Dataset extract Block Start

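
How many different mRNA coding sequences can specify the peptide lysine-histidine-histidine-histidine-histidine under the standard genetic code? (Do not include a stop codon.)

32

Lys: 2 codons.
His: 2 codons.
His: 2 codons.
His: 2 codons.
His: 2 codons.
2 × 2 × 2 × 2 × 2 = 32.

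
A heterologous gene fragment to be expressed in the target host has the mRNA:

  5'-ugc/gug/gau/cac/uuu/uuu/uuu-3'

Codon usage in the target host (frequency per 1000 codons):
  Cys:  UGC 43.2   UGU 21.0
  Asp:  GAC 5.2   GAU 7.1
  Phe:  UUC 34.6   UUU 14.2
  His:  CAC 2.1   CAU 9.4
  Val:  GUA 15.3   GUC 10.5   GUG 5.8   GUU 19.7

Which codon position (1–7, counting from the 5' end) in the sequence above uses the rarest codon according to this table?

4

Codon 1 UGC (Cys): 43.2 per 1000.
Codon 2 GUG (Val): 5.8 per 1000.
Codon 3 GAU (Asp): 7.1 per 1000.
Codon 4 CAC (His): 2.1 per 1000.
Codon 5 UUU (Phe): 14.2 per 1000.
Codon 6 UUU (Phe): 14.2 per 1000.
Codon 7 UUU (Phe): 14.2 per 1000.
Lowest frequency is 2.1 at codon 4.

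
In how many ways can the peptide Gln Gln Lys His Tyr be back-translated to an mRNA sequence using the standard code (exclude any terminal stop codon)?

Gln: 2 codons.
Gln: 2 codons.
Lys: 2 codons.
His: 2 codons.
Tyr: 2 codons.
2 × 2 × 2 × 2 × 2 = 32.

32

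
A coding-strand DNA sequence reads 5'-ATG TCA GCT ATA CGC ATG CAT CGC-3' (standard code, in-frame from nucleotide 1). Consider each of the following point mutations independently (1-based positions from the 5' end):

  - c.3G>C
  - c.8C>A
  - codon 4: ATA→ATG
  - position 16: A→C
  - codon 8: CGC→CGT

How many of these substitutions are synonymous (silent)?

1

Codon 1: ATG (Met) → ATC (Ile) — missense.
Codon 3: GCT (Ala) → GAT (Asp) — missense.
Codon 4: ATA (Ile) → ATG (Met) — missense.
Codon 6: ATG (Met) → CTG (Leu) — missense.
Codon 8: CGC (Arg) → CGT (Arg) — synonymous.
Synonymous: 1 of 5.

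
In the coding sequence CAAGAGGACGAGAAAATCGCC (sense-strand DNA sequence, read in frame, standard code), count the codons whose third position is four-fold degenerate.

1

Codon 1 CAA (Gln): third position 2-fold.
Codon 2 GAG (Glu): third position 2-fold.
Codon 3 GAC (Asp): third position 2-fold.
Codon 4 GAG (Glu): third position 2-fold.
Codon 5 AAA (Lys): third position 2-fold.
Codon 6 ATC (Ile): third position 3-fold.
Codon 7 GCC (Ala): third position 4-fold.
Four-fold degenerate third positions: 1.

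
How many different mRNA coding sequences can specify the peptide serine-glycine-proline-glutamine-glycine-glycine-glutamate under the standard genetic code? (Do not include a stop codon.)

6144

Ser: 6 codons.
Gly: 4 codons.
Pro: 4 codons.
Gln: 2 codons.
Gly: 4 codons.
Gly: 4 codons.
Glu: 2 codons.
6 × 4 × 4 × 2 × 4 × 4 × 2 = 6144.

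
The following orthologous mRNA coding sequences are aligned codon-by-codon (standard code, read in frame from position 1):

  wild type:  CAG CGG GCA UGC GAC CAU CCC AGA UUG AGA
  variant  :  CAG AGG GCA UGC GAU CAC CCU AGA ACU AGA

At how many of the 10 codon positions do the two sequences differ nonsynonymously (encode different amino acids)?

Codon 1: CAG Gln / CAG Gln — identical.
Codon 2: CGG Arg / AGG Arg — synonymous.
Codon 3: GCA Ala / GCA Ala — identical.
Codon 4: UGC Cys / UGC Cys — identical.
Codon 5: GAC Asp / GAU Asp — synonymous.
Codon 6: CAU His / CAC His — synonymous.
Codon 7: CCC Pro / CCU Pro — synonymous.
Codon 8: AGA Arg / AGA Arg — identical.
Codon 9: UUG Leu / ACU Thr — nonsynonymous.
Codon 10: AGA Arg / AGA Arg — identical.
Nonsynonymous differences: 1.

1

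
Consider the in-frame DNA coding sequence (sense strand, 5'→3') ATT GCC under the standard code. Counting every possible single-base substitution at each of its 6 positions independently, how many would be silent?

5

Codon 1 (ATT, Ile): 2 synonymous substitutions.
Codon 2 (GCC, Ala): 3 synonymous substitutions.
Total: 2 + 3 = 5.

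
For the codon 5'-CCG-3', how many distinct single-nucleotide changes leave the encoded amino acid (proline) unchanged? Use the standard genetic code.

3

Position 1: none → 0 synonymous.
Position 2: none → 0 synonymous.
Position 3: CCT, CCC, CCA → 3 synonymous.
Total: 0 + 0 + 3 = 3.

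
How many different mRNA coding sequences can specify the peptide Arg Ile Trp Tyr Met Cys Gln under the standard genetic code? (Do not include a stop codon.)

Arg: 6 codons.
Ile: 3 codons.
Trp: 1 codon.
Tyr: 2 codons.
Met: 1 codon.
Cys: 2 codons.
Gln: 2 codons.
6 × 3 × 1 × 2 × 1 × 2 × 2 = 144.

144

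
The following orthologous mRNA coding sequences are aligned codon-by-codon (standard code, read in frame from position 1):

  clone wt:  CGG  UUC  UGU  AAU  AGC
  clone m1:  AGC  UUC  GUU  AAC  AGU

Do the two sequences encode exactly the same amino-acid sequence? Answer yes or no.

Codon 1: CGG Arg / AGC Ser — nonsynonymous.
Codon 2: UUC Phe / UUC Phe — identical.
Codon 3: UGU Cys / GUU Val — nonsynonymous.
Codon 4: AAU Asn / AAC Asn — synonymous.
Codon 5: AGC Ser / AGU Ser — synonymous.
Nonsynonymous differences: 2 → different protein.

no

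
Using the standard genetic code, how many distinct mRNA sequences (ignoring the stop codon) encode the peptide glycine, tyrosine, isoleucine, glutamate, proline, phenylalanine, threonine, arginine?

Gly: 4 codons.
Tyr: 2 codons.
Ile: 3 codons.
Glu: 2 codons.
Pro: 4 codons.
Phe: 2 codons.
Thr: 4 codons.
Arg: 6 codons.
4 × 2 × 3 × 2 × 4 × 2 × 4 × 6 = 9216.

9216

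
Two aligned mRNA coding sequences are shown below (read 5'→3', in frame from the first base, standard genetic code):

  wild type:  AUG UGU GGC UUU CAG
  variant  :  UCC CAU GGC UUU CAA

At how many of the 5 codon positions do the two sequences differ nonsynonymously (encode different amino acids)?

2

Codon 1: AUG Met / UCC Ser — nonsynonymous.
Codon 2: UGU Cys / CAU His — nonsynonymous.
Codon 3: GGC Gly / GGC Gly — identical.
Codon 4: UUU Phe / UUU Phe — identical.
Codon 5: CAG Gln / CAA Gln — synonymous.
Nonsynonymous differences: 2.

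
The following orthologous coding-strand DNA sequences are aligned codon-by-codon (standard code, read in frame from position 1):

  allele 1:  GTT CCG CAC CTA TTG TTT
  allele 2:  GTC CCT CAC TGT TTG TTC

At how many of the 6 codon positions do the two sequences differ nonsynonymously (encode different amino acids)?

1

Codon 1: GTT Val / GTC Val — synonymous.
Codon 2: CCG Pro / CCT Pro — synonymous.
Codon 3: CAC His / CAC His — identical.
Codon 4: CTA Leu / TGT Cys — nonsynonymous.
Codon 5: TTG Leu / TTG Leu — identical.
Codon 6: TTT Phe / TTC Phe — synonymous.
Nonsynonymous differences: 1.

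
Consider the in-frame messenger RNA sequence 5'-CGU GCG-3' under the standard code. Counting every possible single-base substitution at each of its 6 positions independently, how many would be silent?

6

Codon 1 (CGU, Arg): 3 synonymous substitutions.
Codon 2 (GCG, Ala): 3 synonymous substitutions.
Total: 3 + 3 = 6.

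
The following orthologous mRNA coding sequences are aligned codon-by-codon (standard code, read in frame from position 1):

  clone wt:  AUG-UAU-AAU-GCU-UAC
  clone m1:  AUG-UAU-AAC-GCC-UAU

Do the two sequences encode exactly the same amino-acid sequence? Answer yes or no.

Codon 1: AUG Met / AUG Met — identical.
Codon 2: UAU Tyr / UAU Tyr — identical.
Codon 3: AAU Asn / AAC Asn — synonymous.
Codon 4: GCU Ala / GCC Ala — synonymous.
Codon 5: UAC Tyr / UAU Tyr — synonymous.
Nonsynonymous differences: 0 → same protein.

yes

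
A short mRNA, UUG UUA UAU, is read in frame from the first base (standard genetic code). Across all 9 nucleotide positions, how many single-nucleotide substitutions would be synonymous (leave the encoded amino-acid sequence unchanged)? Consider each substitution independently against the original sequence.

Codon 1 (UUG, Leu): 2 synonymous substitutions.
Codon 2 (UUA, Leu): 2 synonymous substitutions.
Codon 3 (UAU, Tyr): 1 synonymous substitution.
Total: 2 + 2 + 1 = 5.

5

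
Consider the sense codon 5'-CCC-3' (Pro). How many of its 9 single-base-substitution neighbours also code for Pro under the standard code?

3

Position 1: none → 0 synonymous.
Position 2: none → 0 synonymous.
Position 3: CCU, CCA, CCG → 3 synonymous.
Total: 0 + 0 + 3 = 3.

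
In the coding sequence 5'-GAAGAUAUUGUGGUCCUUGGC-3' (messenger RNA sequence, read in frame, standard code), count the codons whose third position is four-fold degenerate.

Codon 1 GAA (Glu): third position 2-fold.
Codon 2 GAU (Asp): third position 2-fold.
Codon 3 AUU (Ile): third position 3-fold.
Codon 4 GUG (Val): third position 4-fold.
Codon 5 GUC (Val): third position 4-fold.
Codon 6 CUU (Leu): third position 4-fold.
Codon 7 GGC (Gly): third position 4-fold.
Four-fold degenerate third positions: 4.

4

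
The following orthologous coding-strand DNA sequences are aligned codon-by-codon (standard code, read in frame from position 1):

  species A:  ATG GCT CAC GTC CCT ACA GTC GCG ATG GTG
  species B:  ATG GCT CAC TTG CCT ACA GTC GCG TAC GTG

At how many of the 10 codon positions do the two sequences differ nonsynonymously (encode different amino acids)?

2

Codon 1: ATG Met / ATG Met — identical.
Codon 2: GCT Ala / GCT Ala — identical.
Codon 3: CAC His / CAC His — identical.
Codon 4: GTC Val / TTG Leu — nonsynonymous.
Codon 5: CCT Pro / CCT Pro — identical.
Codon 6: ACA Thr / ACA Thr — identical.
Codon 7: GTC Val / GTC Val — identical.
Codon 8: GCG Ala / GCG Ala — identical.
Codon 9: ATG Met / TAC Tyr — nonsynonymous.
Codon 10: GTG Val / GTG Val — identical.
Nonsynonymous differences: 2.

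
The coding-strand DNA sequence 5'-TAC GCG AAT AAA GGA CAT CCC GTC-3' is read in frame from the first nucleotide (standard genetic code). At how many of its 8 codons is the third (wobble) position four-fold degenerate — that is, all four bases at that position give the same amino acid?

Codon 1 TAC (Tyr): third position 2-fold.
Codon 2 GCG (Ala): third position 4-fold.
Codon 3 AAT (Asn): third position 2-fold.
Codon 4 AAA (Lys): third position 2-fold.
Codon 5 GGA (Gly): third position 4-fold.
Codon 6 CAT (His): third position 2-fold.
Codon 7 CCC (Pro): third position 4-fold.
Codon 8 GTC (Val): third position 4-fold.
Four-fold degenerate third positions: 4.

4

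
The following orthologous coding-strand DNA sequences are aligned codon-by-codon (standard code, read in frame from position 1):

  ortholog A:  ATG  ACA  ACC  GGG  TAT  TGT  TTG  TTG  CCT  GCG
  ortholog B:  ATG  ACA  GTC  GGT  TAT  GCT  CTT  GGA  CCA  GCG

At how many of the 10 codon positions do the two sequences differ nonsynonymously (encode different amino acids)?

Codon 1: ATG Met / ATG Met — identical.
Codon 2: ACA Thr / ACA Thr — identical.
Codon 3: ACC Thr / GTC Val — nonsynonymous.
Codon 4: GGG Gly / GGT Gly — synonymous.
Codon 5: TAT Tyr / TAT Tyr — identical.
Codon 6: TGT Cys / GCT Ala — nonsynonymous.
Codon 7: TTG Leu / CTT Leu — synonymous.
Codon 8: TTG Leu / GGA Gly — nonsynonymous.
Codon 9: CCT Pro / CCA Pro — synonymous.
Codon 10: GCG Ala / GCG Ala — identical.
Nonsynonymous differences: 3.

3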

Dataset extract Block End

> **What you are asked to do**
A line counts if it contains the string "host"; report how many lines in the material do, giving only the number.

> **Response area**
2